● **What is being asked**: Taking the line with "v22 = (-1.145, 0, 0.3233)" as the first and the line with "f5 = (v3, v7, v8)" as the last, set down exactly every line in that range from the entries below, and no more.

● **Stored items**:
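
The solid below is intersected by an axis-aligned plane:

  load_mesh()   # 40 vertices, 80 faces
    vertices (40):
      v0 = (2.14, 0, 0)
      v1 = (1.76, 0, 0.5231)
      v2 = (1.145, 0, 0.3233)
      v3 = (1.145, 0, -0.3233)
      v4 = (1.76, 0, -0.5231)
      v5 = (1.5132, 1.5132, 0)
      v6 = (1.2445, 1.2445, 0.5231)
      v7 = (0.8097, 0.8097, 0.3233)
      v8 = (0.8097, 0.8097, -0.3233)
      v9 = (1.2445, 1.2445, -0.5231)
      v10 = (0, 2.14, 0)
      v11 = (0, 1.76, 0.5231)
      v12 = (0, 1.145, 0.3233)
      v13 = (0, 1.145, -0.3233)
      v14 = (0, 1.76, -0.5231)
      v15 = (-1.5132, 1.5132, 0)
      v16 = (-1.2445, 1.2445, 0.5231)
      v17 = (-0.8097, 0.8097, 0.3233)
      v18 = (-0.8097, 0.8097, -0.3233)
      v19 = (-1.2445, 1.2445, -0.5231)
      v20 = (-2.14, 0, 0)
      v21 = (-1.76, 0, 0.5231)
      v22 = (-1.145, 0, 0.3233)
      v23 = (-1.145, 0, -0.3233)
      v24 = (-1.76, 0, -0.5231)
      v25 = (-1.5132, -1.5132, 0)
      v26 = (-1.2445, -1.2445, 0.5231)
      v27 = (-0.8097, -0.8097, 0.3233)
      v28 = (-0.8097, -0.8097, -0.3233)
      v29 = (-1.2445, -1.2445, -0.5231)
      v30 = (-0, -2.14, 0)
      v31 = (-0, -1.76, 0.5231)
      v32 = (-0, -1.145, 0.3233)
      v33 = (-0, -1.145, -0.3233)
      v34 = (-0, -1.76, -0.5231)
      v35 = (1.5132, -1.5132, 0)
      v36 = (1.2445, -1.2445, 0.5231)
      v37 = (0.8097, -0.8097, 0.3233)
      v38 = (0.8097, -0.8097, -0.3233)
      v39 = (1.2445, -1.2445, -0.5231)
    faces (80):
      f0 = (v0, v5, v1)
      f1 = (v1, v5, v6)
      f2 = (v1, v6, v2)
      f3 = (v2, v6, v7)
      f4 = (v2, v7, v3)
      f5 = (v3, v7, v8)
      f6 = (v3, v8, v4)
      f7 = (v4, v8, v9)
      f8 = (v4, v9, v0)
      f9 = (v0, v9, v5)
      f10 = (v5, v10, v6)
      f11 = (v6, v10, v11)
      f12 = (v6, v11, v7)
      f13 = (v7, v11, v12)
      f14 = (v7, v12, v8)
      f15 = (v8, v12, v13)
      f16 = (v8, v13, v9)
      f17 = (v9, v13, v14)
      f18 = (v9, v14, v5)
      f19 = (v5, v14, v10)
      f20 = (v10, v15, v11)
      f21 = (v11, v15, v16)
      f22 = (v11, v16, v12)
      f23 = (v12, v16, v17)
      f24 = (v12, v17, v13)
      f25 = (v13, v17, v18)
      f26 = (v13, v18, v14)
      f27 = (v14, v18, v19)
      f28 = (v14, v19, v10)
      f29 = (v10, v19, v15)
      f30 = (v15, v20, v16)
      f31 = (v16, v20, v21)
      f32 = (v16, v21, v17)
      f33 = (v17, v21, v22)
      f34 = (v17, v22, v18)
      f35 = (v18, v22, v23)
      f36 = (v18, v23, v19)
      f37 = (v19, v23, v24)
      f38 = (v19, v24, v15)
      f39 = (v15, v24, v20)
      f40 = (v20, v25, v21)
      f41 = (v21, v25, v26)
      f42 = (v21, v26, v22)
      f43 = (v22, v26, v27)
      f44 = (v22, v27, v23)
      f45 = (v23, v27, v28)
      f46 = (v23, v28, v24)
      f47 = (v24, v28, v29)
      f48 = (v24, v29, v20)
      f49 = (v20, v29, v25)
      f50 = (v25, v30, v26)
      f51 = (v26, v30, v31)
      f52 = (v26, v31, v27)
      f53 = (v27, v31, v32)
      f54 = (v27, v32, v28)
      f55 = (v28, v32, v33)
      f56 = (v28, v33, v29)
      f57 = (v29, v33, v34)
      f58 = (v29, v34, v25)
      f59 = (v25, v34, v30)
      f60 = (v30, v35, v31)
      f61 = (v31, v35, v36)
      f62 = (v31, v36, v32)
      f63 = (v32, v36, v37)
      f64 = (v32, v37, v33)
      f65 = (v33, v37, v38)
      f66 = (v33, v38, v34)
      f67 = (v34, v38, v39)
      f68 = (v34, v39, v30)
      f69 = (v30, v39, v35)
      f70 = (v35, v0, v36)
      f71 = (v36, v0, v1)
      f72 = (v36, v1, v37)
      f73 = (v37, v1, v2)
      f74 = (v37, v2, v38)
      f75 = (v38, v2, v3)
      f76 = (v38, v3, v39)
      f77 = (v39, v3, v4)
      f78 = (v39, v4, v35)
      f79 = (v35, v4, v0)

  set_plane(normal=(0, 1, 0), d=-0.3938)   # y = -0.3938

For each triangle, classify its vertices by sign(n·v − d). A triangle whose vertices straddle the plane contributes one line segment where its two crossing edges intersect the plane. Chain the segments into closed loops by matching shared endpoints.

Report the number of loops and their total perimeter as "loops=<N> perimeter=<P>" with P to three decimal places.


loops=2 perimeter=6.466

Straddling triangles (20 of 80):
  (v20,v25,v21) [+-+] → (-1.97688, -0.3938, 0)–(-1.69577, -0.3938, 0.386967)  len=0.4783
  (v21,v25,v26) [+--] → (-1.69577, -0.3938, 0.386967)–(-1.59688, -0.3938, 0.5231)  len=0.1683
  (v21,v26,v22) [+-+] → (-1.59688, -0.3938, 0.5231)–(-1.17649, -0.3938, 0.386523)  len=0.4420
  (v22,v26,v27) [+--] → (-1.17649, -0.3938, 0.386523)–(-0.981926, -0.3938, 0.3233)  len=0.2046
  (v22,v27,v23) [+-+] → (-0.981926, -0.3938, 0.3233)–(-0.981926, -0.3938, -0.00882417)  len=0.3321
  (v23,v27,v28) [+--] → (-0.981926, -0.3938, -0.00882417)–(-0.981926, -0.3938, -0.3233)  len=0.3145
  (v23,v28,v24) [+-+] → (-0.981926, -0.3938, -0.3233)–(-1.29782, -0.3938, -0.425927)  len=0.3321
  (v24,v28,v29) [+--] → (-1.29782, -0.3938, -0.425927)–(-1.59688, -0.3938, -0.5231)  len=0.3145
  (v24,v29,v20) [+-+] → (-1.59688, -0.3938, -0.5231)–(-1.85663, -0.3938, -0.165526)  len=0.4420
  (v20,v29,v25) [+--] → (-1.85663, -0.3938, -0.165526)–(-1.97688, -0.3938, 0)  len=0.2046
  (v35,v0,v36) [-+-] → (1.97688, -0.3938, 0)–(1.85663, -0.3938, 0.165526)  len=0.2046
  (v36,v0,v1) [-++] → (1.85663, -0.3938, 0.165526)–(1.59688, -0.3938, 0.5231)  len=0.4420
  (v36,v1,v37) [-+-] → (1.59688, -0.3938, 0.5231)–(1.29782, -0.3938, 0.425927)  len=0.3145
  (v37,v1,v2) [-++] → (1.29782, -0.3938, 0.425927)–(0.981926, -0.3938, 0.3233)  len=0.3321
  (v37,v2,v38) [-+-] → (0.981926, -0.3938, 0.3233)–(0.981926, -0.3938, 0.00882417)  len=0.3145
  (v38,v2,v3) [-++] → (0.981926, -0.3938, 0.00882417)–(0.981926, -0.3938, -0.3233)  len=0.3321
  (v38,v3,v39) [-+-] → (0.981926, -0.3938, -0.3233)–(1.17649, -0.3938, -0.386523)  len=0.2046
  (v39,v3,v4) [-++] → (1.17649, -0.3938, -0.386523)–(1.59688, -0.3938, -0.5231)  len=0.4420
  (v39,v4,v35) [-+-] → (1.59688, -0.3938, -0.5231)–(1.69577, -0.3938, -0.386967)  len=0.1683
  (v35,v4,v0) [-++] → (1.69577, -0.3938, -0.386967)–(1.97688, -0.3938, 0)  len=0.4783

Chained into 2 loop(s):
  loop 1: 10 segments, perimeter = 3.2329
  loop 2: 10 segments, perimeter = 3.2329
Total perimeter = 6.466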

● **Solution to the problem**:
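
      v22 = (-1.145, 0, 0.3233)
      v23 = (-1.145, 0, -0.3233)
      v24 = (-1.76, 0, -0.5231)
      v25 = (-1.5132, -1.5132, 0)
      v26 = (-1.2445, -1.2445, 0.5231)
      v27 = (-0.8097, -0.8097, 0.3233)
      v28 = (-0.8097, -0.8097, -0.3233)
      v29 = (-1.2445, -1.2445, -0.5231)
      v30 = (-0, -2.14, 0)
      v31 = (-0, -1.76, 0.5231)
      v32 = (-0, -1.145, 0.3233)
      v33 = (-0, -1.145, -0.3233)
      v34 = (-0, -1.76, -0.5231)
      v35 = (1.5132, -1.5132, 0)
      v36 = (1.2445, -1.2445, 0.5231)
      v37 = (0.8097, -0.8097, 0.3233)
      v38 = (0.8097, -0.8097, -0.3233)
      v39 = (1.2445, -1.2445, -0.5231)
    faces (80):
      f0 = (v0, v5, v1)
      f1 = (v1, v5, v6)
      f2 = (v1, v6, v2)
      f3 = (v2, v6, v7)
      f4 = (v2, v7, v3)
      f5 = (v3, v7, v8)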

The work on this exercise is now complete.